> **Task input**
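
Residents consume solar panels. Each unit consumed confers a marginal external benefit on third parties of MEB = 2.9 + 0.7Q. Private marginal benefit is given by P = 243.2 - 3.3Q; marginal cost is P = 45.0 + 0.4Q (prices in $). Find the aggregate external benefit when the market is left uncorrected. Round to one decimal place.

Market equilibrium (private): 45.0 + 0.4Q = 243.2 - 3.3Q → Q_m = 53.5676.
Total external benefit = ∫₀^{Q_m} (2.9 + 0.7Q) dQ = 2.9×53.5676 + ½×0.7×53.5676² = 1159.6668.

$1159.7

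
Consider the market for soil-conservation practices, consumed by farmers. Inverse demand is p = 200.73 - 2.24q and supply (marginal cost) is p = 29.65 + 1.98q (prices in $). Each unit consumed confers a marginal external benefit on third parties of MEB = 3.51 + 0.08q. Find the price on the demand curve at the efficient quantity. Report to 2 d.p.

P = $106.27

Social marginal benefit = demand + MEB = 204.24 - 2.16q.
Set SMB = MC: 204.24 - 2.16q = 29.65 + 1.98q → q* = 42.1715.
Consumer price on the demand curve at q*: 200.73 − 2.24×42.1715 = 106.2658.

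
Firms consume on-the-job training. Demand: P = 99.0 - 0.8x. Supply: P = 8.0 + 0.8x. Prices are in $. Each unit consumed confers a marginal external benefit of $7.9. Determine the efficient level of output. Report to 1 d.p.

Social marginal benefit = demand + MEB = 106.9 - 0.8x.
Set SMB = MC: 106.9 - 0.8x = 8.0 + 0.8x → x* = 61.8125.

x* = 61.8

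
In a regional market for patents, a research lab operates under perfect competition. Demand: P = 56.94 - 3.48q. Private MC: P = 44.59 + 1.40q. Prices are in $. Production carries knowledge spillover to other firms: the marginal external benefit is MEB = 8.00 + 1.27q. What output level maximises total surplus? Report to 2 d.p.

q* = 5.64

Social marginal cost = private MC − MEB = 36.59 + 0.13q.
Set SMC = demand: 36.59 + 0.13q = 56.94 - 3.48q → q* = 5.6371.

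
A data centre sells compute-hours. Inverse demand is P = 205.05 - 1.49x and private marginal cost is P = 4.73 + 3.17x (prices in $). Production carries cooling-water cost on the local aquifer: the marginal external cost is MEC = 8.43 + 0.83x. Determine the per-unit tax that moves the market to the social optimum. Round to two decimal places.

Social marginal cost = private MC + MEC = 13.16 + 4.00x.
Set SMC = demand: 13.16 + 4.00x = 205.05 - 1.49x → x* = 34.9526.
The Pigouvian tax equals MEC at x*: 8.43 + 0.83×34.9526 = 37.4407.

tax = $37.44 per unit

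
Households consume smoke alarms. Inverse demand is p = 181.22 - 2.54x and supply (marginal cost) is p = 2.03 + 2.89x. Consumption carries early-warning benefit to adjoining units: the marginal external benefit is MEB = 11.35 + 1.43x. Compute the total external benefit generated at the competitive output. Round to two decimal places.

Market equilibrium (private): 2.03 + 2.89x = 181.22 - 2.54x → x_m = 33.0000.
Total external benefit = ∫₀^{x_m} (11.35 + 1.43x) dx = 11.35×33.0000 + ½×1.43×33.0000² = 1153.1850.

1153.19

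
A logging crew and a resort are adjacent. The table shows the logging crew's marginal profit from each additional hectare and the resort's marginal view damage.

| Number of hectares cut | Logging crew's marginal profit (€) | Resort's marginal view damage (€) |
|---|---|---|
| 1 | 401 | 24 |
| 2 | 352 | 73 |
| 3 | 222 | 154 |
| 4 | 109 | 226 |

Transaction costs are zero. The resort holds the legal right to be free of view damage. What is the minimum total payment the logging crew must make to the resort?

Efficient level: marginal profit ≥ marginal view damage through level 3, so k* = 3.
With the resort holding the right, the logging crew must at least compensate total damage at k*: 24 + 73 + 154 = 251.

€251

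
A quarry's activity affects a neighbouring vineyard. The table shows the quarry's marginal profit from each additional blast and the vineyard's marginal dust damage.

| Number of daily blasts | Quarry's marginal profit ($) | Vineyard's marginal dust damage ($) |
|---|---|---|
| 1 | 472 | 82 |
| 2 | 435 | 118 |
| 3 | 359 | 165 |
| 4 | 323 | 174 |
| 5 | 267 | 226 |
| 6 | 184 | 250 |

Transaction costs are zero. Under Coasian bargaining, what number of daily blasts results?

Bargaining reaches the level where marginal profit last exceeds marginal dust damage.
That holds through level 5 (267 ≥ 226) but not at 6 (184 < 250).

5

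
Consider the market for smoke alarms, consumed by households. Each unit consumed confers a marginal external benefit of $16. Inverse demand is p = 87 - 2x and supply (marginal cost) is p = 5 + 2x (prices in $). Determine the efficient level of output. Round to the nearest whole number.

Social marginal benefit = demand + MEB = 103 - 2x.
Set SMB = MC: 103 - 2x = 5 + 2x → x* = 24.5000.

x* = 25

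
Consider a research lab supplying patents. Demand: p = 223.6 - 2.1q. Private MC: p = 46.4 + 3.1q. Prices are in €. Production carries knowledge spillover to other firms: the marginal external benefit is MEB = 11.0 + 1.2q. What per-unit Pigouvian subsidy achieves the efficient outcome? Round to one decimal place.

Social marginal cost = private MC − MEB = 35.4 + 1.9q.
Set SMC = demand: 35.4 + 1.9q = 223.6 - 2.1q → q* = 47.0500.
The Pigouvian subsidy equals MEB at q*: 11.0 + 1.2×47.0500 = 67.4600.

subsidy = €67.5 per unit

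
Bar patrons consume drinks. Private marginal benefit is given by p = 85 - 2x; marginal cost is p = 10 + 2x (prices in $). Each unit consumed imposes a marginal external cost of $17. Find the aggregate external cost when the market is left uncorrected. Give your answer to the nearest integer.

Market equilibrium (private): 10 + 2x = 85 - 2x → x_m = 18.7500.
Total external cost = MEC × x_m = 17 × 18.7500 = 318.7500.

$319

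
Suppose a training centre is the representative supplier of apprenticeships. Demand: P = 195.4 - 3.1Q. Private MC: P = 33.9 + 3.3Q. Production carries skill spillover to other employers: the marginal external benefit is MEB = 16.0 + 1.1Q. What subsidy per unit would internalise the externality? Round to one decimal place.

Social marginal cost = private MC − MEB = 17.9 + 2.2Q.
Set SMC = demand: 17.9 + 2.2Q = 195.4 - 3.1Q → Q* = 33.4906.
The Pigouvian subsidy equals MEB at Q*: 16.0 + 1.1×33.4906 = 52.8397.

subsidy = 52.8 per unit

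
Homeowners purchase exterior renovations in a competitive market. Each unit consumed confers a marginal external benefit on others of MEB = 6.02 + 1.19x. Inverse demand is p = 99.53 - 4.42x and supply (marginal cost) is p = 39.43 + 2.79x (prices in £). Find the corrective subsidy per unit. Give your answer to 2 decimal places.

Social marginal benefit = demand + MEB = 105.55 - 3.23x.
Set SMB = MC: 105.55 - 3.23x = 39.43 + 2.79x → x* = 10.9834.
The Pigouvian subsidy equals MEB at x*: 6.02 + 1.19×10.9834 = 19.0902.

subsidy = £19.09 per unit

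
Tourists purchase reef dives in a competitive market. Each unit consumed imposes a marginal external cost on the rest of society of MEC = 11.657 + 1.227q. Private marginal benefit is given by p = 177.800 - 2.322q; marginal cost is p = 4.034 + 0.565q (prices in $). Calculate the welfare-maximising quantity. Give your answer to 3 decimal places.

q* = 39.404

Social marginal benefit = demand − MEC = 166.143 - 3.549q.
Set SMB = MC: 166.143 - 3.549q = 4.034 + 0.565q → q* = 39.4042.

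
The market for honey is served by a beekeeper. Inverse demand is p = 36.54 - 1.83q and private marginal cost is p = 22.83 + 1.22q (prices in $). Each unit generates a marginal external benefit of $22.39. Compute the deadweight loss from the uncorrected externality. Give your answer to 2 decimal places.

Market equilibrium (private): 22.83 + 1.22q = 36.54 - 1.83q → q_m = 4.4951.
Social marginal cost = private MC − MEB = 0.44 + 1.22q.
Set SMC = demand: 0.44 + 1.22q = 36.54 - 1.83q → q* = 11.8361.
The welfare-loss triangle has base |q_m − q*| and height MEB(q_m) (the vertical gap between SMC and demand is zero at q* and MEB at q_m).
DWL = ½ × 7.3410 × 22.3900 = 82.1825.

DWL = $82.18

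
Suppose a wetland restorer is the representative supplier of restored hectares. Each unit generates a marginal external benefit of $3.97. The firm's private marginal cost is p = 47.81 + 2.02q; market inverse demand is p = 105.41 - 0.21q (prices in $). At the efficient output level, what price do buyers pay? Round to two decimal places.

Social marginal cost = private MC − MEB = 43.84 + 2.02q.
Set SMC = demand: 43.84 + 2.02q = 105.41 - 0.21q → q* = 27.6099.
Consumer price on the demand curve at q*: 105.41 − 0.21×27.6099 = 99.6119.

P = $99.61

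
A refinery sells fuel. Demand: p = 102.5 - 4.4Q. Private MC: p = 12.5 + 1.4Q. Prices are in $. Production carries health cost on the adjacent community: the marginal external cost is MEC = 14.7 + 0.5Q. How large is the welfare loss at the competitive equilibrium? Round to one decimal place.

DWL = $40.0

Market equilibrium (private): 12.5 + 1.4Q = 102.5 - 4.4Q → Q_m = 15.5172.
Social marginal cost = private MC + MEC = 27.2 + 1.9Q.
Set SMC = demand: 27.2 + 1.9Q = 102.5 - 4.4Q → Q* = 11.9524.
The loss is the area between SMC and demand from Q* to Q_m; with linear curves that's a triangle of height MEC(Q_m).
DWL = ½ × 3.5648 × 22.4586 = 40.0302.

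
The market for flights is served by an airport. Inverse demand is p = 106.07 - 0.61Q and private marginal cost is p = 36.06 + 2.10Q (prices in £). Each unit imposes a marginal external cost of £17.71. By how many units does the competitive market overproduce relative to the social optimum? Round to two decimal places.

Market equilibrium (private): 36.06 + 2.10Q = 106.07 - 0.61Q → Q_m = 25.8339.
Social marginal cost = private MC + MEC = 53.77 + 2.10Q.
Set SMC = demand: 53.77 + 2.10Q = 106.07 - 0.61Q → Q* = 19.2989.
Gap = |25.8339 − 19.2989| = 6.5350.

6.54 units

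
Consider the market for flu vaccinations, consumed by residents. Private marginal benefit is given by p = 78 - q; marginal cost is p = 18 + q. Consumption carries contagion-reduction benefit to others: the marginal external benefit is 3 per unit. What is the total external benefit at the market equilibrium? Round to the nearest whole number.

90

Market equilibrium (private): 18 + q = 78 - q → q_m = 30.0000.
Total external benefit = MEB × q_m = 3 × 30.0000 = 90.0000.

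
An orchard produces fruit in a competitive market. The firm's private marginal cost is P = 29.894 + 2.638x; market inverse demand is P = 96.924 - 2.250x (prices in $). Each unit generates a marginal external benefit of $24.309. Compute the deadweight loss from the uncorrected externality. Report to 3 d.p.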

> **Directions**
Which lines above contain the word "additional"? Show each of them.

> **Reply to the exercise**
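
A logging crew and a resort are adjacent. The table shows the logging crew's marginal profit from each additional hectare and the resort's marginal view damage.
A quarry's activity affects a neighbouring vineyard. The table shows the quarry's marginal profit from each additional blast and the vineyard's marginal dust damage.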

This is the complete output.